▶ _WHAT IS BEING ASKED_
The lines to find are those in the entries that hold the word "following"; copy every one of them.

▶ _THE INPUT_
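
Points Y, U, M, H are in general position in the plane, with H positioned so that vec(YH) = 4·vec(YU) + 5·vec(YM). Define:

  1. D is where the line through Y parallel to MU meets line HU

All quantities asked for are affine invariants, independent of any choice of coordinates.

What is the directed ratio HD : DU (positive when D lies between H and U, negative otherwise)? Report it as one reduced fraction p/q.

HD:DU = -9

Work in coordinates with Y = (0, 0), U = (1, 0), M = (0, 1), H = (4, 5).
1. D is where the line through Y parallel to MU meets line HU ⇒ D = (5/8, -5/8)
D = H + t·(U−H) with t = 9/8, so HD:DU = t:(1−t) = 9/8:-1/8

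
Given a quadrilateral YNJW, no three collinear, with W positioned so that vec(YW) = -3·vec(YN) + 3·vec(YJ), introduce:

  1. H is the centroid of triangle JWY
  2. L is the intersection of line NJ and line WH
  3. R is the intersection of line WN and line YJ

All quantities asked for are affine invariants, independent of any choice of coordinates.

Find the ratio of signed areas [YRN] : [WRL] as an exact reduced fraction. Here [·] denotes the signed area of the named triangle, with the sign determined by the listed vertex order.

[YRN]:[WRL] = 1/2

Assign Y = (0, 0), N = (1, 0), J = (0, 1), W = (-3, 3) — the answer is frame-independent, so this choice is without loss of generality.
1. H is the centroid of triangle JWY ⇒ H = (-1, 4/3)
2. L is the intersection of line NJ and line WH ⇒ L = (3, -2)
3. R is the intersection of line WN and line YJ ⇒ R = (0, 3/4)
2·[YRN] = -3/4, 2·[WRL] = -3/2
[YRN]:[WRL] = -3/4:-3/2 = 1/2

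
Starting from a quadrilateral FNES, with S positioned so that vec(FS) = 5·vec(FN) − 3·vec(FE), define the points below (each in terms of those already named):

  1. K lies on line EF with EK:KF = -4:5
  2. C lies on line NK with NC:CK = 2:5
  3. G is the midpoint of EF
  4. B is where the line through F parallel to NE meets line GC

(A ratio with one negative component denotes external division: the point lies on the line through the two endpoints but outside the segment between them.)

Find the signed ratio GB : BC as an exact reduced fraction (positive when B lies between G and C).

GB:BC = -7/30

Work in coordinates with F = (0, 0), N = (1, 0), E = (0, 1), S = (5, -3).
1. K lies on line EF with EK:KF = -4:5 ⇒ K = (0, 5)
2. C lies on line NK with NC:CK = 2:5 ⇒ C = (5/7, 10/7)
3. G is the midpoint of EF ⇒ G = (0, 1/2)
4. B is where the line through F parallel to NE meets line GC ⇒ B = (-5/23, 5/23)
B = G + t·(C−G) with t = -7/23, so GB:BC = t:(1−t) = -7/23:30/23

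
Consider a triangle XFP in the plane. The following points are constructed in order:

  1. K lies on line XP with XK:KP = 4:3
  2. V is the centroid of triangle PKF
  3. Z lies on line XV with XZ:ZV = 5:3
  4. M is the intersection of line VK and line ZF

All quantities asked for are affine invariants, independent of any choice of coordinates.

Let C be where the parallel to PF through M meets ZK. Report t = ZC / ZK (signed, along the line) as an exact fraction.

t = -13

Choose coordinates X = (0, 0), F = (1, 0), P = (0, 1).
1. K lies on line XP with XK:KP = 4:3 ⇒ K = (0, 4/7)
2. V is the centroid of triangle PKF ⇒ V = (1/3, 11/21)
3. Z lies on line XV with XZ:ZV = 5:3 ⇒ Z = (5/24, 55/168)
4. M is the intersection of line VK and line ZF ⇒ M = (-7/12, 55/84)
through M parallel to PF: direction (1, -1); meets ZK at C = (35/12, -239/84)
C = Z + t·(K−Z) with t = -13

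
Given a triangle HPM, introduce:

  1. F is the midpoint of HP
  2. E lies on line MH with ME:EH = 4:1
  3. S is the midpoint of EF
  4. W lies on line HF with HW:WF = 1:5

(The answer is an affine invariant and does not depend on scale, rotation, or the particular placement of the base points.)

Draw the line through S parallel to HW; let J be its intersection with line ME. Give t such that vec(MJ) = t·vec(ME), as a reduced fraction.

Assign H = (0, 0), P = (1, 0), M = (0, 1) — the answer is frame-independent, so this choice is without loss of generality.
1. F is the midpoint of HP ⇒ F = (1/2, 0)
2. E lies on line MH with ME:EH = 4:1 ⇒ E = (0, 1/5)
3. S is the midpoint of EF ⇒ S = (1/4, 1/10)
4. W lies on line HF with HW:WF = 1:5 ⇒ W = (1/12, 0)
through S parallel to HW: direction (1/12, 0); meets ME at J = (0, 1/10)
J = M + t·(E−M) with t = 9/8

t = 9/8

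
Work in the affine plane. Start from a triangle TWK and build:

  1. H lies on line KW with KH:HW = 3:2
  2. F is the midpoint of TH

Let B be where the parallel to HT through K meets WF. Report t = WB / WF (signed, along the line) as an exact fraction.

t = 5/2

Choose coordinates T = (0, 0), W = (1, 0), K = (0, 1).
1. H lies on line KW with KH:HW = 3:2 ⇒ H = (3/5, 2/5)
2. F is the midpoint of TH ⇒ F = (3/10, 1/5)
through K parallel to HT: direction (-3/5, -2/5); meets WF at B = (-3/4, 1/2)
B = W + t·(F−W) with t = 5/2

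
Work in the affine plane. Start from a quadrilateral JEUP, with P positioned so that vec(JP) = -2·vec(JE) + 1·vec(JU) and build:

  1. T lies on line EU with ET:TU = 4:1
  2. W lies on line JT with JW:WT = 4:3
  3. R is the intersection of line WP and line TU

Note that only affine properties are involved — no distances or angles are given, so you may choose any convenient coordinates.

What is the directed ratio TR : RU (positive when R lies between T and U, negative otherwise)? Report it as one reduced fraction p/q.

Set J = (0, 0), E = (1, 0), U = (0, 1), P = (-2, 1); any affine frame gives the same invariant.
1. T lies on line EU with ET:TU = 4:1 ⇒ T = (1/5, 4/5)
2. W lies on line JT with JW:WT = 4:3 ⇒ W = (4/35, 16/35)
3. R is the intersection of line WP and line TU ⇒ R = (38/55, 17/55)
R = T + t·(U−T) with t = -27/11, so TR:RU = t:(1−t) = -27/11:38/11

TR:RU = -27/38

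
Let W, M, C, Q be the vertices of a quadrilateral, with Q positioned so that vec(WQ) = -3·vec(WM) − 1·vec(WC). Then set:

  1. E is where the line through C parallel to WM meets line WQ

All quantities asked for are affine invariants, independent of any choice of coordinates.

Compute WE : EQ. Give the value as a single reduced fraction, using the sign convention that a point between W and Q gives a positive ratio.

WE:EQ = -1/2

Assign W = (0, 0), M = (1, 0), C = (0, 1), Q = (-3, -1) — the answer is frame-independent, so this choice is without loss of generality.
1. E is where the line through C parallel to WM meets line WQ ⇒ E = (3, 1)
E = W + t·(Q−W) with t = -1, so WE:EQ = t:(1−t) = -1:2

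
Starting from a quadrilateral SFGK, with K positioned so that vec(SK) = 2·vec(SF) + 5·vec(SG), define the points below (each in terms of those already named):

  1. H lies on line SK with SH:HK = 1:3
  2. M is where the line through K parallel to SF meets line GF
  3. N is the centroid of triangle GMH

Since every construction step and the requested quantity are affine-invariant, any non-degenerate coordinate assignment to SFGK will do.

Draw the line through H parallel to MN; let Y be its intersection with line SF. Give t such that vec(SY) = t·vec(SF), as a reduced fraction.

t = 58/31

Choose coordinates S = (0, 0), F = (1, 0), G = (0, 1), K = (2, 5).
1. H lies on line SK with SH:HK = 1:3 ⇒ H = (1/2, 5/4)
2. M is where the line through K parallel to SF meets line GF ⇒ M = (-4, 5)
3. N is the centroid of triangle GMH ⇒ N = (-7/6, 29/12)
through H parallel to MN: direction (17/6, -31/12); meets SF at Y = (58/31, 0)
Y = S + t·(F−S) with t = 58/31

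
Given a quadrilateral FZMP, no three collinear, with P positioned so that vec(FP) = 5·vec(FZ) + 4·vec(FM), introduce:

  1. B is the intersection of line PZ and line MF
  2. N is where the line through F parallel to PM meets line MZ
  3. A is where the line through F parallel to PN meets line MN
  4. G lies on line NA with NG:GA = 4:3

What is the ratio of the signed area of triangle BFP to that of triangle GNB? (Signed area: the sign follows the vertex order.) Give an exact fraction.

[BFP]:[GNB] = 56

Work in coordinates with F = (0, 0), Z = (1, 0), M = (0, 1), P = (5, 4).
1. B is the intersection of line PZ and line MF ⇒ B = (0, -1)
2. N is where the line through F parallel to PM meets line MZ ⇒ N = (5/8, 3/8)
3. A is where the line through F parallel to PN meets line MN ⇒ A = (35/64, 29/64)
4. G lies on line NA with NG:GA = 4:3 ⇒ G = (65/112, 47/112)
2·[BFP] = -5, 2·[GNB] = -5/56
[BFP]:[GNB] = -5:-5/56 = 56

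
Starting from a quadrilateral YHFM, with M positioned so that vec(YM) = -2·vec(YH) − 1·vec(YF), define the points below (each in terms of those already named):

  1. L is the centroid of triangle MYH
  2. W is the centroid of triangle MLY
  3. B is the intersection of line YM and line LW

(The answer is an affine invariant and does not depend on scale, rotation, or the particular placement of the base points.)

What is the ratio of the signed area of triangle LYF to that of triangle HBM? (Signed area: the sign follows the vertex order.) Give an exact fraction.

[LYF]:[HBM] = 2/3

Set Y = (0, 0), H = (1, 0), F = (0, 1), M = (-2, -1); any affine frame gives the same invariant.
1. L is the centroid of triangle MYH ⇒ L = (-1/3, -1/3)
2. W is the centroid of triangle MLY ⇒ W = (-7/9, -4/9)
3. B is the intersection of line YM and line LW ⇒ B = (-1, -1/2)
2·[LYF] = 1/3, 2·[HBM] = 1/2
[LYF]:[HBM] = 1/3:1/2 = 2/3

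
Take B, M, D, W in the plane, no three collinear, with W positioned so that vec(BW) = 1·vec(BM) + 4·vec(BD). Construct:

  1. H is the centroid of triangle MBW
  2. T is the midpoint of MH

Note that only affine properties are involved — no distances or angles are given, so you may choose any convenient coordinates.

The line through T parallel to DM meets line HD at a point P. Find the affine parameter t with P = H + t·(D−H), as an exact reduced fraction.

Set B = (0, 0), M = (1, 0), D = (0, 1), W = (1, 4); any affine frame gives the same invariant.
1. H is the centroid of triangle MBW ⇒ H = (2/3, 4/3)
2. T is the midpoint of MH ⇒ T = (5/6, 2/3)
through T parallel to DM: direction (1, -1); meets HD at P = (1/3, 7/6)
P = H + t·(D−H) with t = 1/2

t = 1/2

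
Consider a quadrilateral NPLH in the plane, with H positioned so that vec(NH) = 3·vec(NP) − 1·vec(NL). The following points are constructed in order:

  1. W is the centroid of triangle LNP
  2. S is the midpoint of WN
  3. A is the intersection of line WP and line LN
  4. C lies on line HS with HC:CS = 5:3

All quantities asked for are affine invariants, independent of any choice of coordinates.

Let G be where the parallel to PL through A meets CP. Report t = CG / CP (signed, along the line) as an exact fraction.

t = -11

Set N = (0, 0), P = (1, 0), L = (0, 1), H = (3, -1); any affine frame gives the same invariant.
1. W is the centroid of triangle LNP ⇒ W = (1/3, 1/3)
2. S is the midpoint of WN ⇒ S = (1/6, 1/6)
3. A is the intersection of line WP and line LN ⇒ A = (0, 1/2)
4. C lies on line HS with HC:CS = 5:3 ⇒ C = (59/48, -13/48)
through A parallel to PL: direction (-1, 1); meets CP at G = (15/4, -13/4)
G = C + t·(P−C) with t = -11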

==

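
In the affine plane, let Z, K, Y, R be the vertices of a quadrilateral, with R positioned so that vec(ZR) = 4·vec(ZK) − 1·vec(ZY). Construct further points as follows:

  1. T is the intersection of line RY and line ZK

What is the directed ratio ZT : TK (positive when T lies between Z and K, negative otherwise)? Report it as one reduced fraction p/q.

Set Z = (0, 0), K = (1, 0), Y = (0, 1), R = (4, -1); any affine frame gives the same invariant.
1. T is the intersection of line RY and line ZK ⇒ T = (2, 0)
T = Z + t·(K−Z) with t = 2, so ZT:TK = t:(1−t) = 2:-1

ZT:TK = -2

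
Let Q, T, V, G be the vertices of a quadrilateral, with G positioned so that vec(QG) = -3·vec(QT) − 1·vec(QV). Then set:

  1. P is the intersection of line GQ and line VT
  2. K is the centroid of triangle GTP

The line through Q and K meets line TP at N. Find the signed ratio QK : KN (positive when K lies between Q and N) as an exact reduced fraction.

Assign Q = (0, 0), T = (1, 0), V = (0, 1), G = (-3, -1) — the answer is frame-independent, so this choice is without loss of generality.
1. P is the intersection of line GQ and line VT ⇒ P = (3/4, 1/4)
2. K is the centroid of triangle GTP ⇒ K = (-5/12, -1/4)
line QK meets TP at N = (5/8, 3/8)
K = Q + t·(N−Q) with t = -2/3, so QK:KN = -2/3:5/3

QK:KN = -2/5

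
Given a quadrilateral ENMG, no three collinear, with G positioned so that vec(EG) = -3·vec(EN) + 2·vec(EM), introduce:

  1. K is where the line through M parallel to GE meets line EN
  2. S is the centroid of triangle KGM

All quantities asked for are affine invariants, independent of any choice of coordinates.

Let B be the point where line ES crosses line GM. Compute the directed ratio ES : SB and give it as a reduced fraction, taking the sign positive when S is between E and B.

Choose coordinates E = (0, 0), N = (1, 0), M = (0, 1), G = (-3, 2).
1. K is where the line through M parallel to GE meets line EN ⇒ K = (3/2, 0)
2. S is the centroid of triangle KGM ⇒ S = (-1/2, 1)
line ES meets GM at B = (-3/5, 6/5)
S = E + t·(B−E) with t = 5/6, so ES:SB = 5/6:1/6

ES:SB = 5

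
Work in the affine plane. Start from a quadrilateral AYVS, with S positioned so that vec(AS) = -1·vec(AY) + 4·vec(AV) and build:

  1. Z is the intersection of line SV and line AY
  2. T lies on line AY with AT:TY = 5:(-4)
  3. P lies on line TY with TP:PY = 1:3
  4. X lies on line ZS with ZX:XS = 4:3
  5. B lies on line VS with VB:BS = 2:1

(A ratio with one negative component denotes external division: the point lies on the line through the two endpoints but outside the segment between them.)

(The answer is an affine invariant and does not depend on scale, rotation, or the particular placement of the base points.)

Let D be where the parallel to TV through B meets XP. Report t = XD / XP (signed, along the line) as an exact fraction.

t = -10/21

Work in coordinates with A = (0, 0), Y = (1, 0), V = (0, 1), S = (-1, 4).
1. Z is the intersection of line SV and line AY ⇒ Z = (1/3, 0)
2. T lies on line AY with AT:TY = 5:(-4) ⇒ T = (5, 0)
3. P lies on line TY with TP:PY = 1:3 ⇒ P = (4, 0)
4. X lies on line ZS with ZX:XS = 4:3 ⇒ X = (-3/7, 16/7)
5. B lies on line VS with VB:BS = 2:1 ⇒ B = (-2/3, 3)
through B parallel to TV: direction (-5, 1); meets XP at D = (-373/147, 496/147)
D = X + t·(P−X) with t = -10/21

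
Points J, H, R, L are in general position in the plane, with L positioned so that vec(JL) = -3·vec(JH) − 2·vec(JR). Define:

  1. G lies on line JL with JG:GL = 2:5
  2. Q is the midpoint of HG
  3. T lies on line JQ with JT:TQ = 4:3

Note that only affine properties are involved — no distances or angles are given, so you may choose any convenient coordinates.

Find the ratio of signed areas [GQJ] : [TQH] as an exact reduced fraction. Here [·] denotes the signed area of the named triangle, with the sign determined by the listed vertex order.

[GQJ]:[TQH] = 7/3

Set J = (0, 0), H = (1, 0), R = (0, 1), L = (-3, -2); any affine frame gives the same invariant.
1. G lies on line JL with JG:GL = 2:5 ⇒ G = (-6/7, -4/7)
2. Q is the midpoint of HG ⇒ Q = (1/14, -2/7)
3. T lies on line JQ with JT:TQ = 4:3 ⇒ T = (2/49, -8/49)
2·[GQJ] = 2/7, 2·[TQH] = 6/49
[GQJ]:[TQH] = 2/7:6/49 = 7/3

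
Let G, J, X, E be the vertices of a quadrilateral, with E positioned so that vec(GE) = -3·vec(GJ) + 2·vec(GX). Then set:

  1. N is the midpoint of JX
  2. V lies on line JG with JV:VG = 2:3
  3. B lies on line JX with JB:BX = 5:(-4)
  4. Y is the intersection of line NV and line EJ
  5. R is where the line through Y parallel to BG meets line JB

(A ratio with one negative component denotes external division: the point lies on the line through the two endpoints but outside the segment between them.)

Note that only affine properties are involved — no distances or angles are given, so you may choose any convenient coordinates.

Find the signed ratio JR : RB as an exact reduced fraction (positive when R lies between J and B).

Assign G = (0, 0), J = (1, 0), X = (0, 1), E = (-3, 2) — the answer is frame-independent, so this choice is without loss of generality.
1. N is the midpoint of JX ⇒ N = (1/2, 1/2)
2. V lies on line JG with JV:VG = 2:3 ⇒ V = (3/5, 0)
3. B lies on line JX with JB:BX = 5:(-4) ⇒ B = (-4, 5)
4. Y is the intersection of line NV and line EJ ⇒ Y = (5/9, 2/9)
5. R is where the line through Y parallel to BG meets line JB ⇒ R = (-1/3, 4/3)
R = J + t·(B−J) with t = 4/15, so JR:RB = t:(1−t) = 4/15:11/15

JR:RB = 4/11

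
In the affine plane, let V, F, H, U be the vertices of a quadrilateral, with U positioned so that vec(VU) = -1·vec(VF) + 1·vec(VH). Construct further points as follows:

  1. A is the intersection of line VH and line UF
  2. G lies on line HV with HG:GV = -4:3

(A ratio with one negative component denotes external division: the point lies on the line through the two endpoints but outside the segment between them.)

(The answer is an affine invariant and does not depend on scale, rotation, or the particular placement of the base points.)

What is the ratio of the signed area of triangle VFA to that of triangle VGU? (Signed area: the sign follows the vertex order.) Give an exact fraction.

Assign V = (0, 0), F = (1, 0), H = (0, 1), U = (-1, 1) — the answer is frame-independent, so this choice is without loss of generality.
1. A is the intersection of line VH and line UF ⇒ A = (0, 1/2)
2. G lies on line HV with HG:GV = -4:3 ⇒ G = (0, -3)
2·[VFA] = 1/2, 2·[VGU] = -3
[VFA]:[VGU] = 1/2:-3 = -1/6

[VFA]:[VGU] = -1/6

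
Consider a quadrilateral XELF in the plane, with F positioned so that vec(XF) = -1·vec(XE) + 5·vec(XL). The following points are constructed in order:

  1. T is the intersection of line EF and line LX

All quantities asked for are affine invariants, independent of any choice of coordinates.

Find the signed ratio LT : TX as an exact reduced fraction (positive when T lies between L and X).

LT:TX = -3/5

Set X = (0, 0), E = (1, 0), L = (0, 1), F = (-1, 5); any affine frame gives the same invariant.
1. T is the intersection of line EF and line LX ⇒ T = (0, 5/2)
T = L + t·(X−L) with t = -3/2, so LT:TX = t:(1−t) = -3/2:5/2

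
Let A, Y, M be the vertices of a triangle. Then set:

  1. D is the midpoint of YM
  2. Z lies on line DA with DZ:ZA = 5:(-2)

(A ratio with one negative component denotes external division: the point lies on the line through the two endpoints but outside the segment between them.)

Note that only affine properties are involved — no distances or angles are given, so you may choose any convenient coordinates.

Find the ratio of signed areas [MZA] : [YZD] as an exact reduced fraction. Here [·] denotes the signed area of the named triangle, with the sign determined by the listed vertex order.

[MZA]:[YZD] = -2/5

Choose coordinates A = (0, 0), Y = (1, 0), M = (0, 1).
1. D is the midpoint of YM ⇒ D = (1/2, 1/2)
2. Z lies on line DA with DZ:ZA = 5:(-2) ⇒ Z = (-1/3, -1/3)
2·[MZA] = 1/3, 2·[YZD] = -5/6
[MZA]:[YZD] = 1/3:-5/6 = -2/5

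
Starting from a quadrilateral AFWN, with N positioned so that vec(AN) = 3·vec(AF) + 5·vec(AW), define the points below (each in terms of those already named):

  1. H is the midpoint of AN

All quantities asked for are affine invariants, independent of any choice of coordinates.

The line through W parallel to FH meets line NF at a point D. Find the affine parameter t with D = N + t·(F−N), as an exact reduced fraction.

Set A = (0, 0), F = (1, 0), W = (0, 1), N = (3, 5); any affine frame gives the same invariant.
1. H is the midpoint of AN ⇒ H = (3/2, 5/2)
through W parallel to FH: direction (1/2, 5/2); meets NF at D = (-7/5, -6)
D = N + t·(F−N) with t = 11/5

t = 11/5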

▶ _RESPONSE AREA_
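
Consider a triangle XFP in the plane. The following points are constructed in order:
Consider a quadrilateral NPLH in the plane, with H positioned so that vec(NH) = 3·vec(NP) − 1·vec(NL). The following points are constructed in order:
Consider a quadrilateral XELF in the plane, with F positioned so that vec(XF) = -1·vec(XE) + 5·vec(XL). The following points are constructed in order: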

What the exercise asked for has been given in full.